* Given information
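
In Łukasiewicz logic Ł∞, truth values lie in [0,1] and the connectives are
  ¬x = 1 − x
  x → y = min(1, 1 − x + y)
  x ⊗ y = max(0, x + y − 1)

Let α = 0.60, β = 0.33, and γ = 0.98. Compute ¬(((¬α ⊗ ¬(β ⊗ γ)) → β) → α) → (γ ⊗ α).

¬α = 1 − 0.60 = 0.40
β ⊗ γ = max(0, 0.33 + 0.98 − 1) = max(0, 0.31) = 0.31
¬(β ⊗ γ) = 1 − 0.31 = 0.69
¬α ⊗ ¬(β ⊗ γ) = max(0, 0.40 + 0.69 − 1) = max(0, 0.09) = 0.09
(¬α ⊗ ¬(β ⊗ γ)) → β = min(1, 1 − 0.09 + 0.33) = min(1, 1.24) = 1.00
((¬α ⊗ ¬(β ⊗ γ)) → β) → α = min(1, 1 − 1.00 + 0.60) = min(1, 0.60) = 0.60
¬(((¬α ⊗ ¬(β ⊗ γ)) → β) → α) = 1 − 0.60 = 0.40
γ ⊗ α = max(0, 0.98 + 0.60 − 1) = max(0, 0.58) = 0.58
¬(((¬α ⊗ ¬(β ⊗ γ)) → β) → α) → (γ ⊗ α) = min(1, 1 − 0.40 + 0.58) = min(1, 1.18) = 1.00

1.00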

* Work request
Write each record above out again exactly as it reads.

* Worked solution
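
In Łukasiewicz logic Ł∞, truth values lie in [0,1] and the connectives are
  ¬x = 1 − x
  x → y = min(1, 1 − x + y)
  x ⊗ y = max(0, x + y − 1)

Let α = 0.60, β = 0.33, and γ = 0.98. Compute ¬(((¬α ⊗ ¬(β ⊗ γ)) → β) → α) → (γ ⊗ α).

¬α = 1 − 0.60 = 0.40
β ⊗ γ = max(0, 0.33 + 0.98 − 1) = max(0, 0.31) = 0.31
¬(β ⊗ γ) = 1 − 0.31 = 0.69
¬α ⊗ ¬(β ⊗ γ) = max(0, 0.40 + 0.69 − 1) = max(0, 0.09) = 0.09
(¬α ⊗ ¬(β ⊗ γ)) → β = min(1, 1 − 0.09 + 0.33) = min(1, 1.24) = 1.00
((¬α ⊗ ¬(β ⊗ γ)) → β) → α = min(1, 1 − 1.00 + 0.60) = min(1, 0.60) = 0.60
¬(((¬α ⊗ ¬(β ⊗ γ)) → β) → α) = 1 − 0.60 = 0.40
γ ⊗ α = max(0, 0.98 + 0.60 − 1) = max(0, 0.58) = 0.58
¬(((¬α ⊗ ¬(β ⊗ γ)) → β) → α) → (γ ⊗ α) = min(1, 1 − 0.40 + 0.58) = min(1, 1.18) = 1.00

1.00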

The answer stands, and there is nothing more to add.